# Records for the exercise
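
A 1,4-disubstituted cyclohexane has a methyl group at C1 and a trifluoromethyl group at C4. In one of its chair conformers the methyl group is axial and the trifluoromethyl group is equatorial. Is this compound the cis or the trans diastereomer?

cis

C1 and C4 have opposite parity, so their axial bonds point in opposite directions.
With opposite-parity carbons, two substituents on the same face are one axial and one equatorial; opposite faces give both axial or both equatorial.
Here the groups are axial/equatorial → same face → cis.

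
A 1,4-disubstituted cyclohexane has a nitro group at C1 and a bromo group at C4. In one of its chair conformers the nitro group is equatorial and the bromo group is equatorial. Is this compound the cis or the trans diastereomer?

C1 and C4 have opposite parity, so their axial bonds point in opposite directions.
With opposite-parity carbons, two substituents on the same face are one axial and one equatorial; opposite faces give both axial or both equatorial.
Here the groups are equatorial/equatorial → opposite face → trans.

trans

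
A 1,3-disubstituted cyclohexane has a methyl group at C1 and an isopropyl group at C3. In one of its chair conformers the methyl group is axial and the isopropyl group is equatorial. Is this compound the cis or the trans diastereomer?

trans

C1 and C3 have the same parity, so their axial bonds point in the same direction.
With same-parity carbons, two substituents on the same face are both axial or both equatorial; opposite faces give one of each.
Here the groups are axial/equatorial → opposite face → trans.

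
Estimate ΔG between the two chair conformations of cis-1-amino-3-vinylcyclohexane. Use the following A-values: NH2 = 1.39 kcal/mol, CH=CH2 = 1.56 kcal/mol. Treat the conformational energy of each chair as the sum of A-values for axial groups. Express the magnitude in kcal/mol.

C1 and C3 have the same parity, so for the cis isomer the two substituents are e,e in one chair and a,a in the other.
Chair I (amino axial, vinyl axial): E = 2.95 kcal/mol.
Chair II (amino equatorial, vinyl equatorial): E = 0.00 kcal/mol.
ΔE = 2.95 − 0.00 = 2.95 kcal/mol; chair II is more stable.

2.95 kcal/mol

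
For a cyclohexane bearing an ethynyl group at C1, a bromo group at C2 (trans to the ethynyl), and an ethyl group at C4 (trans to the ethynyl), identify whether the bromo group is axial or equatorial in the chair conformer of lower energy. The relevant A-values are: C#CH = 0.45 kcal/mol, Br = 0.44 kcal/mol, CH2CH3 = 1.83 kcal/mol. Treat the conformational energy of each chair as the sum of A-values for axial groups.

Chair I (ethynyl axial, bromo axial, ethyl axial): E = 2.72 kcal/mol.
Chair II (ethynyl equatorial, bromo equatorial, ethyl equatorial): E = 0.00 kcal/mol.
Chair II is the more stable (lower-energy) conformer, and in that chair the bromo group is equatorial.

equatorial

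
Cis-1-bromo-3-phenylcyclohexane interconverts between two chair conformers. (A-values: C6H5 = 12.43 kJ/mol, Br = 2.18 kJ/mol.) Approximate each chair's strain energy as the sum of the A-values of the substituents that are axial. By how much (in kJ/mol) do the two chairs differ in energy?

14.61 kJ/mol

C1 and C3 have the same parity, so for the cis isomer the two substituents are e,e in one chair and a,a in the other.
Chair I (phenyl axial, bromo axial): E = 14.61 kJ/mol.
Chair II (phenyl equatorial, bromo equatorial): E = 0.00 kJ/mol.
ΔE = 14.61 − 0.00 = 14.61 kJ/mol; chair II is more stable.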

# Your task
Without skipping anything, transcribe every line above exactly.

# Final answer
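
A 1,4-disubstituted cyclohexane has a methyl group at C1 and a trifluoromethyl group at C4. In one of its chair conformers the methyl group is axial and the trifluoromethyl group is equatorial. Is this compound the cis or the trans diastereomer?

cis

C1 and C4 have opposite parity, so their axial bonds point in opposite directions.
With opposite-parity carbons, two substituents on the same face are one axial and one equatorial; opposite faces give both axial or both equatorial.
Here the groups are axial/equatorial → same face → cis.

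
A 1,4-disubstituted cyclohexane has a nitro group at C1 and a bromo group at C4. In one of its chair conformers the nitro group is equatorial and the bromo group is equatorial. Is this compound the cis or the trans diastereomer?

C1 and C4 have opposite parity, so their axial bonds point in opposite directions.
With opposite-parity carbons, two substituents on the same face are one axial and one equatorial; opposite faces give both axial or both equatorial.
Here the groups are equatorial/equatorial → opposite face → trans.

trans

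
A 1,3-disubstituted cyclohexane has a methyl group at C1 and an isopropyl group at C3. In one of its chair conformers the methyl group is axial and the isopropyl group is equatorial. Is this compound the cis or the trans diastereomer?

trans

C1 and C3 have the same parity, so their axial bonds point in the same direction.
With same-parity carbons, two substituents on the same face are both axial or both equatorial; opposite faces give one of each.
Here the groups are axial/equatorial → opposite face → trans.

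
Estimate ΔG between the two chair conformations of cis-1-amino-3-vinylcyclohexane. Use the following A-values: NH2 = 1.39 kcal/mol, CH=CH2 = 1.56 kcal/mol. Treat the conformational energy of each chair as the sum of A-values for axial groups. Express the magnitude in kcal/mol.

C1 and C3 have the same parity, so for the cis isomer the two substituents are e,e in one chair and a,a in the other.
Chair I (amino axial, vinyl axial): E = 2.95 kcal/mol.
Chair II (amino equatorial, vinyl equatorial): E = 0.00 kcal/mol.
ΔE = 2.95 − 0.00 = 2.95 kcal/mol; chair II is more stable.

2.95 kcal/mol

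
For a cyclohexane bearing an ethynyl group at C1, a bromo group at C2 (trans to the ethynyl), and an ethyl group at C4 (trans to the ethynyl), identify whether the bromo group is axial or equatorial in the chair conformer of lower energy. The relevant A-values are: C#CH = 0.45 kcal/mol, Br = 0.44 kcal/mol, CH2CH3 = 1.83 kcal/mol. Treat the conformational energy of each chair as the sum of A-values for axial groups.

Chair I (ethynyl axial, bromo axial, ethyl axial): E = 2.72 kcal/mol.
Chair II (ethynyl equatorial, bromo equatorial, ethyl equatorial): E = 0.00 kcal/mol.
Chair II is the more stable (lower-energy) conformer, and in that chair the bromo group is equatorial.

equatorial

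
Cis-1-bromo-3-phenylcyclohexane interconverts between two chair conformers. (A-values: C6H5 = 12.43 kJ/mol, Br = 2.18 kJ/mol.) Approximate each chair's strain energy as the sum of the A-values of the substituents that are axial. By how much (in kJ/mol) do the two chairs differ in energy?

14.61 kJ/mol

C1 and C3 have the same parity, so for the cis isomer the two substituents are e,e in one chair and a,a in the other.
Chair I (phenyl axial, bromo axial): E = 14.61 kJ/mol.
Chair II (phenyl equatorial, bromo equatorial): E = 0.00 kJ/mol.
ΔE = 14.61 − 0.00 = 14.61 kJ/mol; chair II is more stable.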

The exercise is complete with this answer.